§ **Action item**: The lines needed are those below that contain the word "residue"; copy each one.

Collected data entries
━━━━

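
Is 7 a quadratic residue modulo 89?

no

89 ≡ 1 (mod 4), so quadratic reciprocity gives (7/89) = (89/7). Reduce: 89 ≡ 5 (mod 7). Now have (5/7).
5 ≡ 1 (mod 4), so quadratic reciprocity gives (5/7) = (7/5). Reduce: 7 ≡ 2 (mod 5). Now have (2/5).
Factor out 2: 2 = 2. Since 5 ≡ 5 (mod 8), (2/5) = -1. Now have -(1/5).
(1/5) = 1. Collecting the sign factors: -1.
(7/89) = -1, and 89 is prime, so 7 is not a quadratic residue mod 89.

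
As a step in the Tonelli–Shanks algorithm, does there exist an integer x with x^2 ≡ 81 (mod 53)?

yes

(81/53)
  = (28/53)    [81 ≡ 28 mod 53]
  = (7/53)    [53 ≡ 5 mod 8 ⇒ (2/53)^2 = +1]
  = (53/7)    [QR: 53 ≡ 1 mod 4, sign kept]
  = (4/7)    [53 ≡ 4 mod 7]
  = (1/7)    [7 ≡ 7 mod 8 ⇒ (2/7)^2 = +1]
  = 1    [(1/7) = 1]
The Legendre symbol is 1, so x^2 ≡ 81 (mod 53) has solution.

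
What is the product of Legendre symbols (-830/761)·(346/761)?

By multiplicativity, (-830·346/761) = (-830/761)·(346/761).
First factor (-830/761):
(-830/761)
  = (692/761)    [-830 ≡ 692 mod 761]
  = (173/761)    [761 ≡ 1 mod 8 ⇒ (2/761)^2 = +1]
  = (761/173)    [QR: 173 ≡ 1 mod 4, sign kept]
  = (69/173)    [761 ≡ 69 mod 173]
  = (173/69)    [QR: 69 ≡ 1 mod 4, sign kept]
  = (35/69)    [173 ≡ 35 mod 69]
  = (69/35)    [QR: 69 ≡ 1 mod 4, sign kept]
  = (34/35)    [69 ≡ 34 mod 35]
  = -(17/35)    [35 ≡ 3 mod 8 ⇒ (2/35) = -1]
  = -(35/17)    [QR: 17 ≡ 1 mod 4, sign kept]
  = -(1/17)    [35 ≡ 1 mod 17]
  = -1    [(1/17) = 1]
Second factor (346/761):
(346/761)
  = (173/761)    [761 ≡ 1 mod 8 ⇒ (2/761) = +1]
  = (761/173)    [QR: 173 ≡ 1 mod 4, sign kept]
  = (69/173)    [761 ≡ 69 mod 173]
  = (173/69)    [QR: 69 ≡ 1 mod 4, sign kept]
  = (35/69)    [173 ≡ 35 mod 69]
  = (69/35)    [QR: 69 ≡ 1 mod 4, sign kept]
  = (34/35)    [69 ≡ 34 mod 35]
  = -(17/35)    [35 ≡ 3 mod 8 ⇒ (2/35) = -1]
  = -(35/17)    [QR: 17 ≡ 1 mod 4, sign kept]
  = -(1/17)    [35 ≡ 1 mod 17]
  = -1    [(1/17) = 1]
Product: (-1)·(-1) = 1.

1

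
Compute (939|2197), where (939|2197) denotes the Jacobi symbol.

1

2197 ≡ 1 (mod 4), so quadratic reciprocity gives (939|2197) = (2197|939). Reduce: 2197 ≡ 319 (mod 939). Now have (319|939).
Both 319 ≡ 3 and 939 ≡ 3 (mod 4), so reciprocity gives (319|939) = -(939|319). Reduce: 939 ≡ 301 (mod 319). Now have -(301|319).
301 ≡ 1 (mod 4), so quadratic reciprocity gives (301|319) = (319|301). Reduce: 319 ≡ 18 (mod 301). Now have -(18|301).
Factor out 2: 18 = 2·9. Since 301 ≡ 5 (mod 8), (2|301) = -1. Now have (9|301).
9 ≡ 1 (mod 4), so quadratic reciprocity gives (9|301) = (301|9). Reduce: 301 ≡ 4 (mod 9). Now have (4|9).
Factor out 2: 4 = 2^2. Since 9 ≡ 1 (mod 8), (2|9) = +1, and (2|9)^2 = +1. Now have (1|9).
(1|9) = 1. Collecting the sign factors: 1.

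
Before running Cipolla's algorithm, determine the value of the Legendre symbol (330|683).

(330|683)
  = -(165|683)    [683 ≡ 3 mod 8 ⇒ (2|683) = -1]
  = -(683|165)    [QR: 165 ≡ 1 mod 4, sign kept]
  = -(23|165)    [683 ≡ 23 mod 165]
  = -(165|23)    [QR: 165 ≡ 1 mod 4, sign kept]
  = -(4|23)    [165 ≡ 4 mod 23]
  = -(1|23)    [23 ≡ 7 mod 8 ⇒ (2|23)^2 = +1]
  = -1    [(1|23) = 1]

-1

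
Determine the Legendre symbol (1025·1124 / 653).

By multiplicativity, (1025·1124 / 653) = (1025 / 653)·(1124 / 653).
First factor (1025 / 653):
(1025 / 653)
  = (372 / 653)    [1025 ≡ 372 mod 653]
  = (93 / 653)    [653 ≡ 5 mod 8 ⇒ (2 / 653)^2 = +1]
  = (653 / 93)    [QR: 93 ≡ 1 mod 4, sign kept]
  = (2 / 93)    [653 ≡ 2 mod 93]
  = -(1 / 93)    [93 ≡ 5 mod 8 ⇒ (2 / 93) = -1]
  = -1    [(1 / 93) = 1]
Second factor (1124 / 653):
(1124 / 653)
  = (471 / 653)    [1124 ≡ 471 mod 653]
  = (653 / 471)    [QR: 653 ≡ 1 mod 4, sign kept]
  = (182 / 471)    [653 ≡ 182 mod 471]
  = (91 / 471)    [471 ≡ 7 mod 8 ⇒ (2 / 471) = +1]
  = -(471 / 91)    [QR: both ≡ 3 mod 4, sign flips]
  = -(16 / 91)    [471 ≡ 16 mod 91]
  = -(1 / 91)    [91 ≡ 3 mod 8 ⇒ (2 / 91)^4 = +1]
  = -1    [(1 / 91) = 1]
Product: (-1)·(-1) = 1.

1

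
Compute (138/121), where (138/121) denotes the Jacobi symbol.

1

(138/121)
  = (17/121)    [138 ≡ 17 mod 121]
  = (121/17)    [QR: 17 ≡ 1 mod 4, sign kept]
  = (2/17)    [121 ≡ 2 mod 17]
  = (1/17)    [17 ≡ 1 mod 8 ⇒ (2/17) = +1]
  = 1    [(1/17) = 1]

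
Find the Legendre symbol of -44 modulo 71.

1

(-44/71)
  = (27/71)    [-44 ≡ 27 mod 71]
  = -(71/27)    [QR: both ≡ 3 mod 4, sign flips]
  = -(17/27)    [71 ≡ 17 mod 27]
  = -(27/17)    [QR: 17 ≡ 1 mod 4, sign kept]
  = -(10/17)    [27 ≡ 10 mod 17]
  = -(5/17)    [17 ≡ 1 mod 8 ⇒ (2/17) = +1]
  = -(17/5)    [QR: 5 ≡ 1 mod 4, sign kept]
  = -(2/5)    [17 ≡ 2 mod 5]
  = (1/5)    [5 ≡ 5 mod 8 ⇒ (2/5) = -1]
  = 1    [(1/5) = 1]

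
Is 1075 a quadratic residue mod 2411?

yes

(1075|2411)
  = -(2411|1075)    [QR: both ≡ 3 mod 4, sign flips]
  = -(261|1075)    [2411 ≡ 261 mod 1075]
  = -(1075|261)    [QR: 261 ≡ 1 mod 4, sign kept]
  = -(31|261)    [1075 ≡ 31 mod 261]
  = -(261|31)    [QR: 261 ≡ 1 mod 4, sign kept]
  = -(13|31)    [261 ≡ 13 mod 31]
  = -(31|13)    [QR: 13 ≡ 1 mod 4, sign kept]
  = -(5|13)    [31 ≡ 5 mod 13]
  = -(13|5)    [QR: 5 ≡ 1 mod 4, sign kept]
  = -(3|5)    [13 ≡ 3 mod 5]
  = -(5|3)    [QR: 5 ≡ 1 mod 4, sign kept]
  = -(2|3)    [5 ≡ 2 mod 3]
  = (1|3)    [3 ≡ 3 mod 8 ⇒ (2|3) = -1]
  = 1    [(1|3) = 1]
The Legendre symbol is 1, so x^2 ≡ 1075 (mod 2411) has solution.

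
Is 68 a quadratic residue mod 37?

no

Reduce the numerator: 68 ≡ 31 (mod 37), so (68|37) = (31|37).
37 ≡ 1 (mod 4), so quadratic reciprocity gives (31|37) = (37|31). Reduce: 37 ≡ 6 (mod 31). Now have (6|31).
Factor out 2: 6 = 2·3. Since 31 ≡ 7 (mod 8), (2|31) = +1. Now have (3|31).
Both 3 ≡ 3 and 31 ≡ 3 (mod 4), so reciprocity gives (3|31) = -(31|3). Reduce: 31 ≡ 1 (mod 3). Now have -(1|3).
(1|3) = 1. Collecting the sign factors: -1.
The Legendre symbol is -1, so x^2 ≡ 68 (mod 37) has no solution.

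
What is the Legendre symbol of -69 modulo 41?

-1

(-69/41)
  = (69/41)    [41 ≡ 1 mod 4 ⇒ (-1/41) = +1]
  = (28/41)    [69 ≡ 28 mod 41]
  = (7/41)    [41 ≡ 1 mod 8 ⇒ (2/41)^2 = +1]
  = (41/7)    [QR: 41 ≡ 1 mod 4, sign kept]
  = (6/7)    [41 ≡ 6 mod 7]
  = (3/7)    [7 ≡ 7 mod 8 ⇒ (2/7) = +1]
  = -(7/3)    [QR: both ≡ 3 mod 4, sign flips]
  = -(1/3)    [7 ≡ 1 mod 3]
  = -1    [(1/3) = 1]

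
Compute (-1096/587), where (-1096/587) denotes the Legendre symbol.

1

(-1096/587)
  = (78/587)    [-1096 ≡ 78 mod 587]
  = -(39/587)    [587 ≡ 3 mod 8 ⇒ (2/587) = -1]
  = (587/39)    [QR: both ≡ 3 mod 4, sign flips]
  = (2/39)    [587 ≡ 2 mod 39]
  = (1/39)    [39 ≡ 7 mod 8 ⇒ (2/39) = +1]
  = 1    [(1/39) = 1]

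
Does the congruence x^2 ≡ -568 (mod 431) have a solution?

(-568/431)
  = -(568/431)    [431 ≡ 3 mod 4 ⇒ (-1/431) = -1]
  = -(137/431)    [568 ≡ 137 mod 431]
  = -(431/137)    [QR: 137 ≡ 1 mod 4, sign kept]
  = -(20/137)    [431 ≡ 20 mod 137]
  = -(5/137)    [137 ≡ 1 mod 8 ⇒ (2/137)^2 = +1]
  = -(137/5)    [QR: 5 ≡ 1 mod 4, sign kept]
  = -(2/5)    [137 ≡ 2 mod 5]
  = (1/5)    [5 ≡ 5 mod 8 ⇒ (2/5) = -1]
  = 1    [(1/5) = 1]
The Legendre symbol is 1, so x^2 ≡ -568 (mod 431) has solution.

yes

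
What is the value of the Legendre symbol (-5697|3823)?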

━━━━

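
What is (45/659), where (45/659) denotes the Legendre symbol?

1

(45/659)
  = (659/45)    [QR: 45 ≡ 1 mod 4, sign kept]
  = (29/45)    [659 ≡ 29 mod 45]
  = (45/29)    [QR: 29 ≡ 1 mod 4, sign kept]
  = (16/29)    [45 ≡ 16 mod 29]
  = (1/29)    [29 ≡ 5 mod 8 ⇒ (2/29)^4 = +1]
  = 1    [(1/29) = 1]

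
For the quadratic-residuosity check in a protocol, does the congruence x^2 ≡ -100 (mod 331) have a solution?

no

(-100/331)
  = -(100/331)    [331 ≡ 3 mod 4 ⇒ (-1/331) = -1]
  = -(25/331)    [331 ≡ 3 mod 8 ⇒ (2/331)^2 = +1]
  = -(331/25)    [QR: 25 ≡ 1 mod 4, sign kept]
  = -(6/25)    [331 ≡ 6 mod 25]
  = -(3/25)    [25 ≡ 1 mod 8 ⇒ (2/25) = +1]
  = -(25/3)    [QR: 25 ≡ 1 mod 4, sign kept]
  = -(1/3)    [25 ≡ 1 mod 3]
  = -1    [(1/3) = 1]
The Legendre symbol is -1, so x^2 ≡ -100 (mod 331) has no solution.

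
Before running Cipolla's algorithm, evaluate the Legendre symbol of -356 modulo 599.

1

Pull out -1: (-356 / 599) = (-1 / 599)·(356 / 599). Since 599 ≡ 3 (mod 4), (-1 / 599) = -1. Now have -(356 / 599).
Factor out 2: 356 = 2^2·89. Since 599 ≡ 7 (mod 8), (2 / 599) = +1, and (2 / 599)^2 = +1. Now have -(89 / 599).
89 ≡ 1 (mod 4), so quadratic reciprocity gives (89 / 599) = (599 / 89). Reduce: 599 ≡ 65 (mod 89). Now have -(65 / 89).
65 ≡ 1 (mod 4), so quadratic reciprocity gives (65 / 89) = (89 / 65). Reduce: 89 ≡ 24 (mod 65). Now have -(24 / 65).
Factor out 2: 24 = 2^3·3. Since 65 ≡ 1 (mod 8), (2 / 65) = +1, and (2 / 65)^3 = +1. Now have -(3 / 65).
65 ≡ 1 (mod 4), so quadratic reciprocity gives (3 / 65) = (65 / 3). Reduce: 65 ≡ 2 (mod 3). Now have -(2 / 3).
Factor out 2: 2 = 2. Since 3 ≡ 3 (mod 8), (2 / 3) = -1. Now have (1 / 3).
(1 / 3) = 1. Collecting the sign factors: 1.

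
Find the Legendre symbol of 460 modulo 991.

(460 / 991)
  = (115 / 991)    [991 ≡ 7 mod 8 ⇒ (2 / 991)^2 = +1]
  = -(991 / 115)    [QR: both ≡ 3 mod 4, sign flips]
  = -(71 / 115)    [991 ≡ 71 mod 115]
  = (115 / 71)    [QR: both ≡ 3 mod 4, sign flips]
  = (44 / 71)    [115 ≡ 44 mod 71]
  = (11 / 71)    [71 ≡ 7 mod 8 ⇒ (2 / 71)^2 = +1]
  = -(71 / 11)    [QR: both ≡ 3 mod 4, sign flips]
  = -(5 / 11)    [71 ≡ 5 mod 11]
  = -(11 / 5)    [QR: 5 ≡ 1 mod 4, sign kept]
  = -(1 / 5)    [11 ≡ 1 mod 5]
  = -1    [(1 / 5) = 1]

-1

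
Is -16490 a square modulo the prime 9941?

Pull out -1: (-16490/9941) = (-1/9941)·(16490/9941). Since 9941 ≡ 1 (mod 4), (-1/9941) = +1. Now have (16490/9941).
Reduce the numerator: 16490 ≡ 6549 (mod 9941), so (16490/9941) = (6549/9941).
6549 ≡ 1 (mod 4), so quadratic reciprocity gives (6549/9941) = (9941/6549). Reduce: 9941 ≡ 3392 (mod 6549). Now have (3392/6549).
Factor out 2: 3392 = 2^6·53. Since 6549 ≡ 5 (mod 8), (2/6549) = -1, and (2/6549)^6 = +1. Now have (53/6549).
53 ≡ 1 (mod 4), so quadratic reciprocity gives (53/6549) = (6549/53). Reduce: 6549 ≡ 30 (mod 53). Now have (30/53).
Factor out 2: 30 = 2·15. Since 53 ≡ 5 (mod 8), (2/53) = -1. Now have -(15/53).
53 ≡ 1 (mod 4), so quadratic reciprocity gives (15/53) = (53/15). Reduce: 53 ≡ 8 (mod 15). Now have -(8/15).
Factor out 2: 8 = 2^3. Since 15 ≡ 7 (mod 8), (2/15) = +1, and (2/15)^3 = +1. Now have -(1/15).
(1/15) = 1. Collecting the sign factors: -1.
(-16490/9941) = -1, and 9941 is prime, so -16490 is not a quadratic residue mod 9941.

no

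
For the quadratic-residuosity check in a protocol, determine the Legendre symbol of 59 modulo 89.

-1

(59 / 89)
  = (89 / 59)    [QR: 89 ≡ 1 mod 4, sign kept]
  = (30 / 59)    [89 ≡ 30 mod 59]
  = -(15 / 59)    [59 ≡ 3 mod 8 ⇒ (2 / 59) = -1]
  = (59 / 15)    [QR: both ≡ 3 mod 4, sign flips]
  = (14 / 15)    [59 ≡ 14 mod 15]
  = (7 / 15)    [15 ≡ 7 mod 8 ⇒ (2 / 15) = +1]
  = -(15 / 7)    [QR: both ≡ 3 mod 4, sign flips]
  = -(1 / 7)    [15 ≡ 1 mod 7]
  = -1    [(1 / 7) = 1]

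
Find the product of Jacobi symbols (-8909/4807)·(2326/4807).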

━━━━

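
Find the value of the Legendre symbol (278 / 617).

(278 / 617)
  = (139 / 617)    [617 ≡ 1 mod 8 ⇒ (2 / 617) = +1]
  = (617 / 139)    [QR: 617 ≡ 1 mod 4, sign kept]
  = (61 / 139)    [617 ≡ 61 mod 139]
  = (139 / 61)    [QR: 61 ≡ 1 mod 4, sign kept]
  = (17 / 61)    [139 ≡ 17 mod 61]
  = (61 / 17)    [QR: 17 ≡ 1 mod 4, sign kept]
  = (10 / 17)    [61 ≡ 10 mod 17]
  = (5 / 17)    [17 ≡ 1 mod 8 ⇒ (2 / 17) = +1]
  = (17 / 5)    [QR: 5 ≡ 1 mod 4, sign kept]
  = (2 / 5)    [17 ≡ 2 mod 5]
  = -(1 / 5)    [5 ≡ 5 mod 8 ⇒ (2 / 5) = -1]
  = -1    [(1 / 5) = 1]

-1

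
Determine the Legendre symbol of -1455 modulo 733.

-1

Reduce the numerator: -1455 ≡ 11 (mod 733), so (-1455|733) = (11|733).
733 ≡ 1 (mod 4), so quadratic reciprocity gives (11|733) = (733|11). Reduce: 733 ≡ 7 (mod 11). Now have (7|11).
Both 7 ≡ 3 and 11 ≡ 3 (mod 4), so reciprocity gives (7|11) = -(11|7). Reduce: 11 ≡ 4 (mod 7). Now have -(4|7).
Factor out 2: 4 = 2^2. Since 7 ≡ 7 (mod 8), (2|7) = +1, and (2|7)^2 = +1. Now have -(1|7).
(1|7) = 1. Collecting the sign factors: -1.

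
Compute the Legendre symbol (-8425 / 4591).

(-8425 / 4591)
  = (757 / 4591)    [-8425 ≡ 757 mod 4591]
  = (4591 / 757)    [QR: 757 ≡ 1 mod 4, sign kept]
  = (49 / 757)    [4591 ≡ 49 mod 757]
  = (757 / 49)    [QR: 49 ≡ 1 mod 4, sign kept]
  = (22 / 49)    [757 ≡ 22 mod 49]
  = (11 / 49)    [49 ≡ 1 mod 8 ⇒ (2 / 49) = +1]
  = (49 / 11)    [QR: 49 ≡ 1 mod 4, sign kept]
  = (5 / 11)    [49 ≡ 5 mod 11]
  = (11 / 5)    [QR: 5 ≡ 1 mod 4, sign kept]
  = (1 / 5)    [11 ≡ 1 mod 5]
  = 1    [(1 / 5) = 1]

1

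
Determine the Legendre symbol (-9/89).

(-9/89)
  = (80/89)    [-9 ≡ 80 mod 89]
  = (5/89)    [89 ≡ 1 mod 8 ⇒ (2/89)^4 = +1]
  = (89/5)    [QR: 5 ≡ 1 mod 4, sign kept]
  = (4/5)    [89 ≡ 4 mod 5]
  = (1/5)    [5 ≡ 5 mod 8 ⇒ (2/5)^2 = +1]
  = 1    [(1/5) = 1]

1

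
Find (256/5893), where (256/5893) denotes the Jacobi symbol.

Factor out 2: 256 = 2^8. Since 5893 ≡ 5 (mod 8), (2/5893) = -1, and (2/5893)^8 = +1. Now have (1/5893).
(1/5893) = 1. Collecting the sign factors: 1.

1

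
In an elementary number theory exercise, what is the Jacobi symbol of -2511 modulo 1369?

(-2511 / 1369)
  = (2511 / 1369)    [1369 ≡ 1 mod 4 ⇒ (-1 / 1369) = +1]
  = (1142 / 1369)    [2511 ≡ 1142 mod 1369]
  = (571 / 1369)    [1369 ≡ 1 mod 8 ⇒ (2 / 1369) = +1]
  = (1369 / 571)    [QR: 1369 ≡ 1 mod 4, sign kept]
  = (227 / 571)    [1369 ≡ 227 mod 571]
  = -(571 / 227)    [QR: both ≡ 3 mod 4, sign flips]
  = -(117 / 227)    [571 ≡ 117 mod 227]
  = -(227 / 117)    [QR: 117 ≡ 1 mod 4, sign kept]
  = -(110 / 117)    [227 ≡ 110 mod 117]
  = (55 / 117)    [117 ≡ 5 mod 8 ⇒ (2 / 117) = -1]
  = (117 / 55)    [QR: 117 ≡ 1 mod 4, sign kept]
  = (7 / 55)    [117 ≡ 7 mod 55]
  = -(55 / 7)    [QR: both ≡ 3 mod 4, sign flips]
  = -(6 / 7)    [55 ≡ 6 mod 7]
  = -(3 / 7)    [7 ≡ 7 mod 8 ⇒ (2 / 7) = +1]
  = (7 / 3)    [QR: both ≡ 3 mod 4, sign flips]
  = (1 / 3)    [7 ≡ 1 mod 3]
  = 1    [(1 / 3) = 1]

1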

━━━━

§ **Output of the task**:
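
Is 7 a quadratic residue modulo 89?
(7/89) = -1, and 89 is prime, so 7 is not a quadratic residue mod 89.
Is 1075 a quadratic residue mod 2411?
Is 68 a quadratic residue mod 37?
(-16490/9941) = -1, and 9941 is prime, so -16490 is not a quadratic residue mod 9941.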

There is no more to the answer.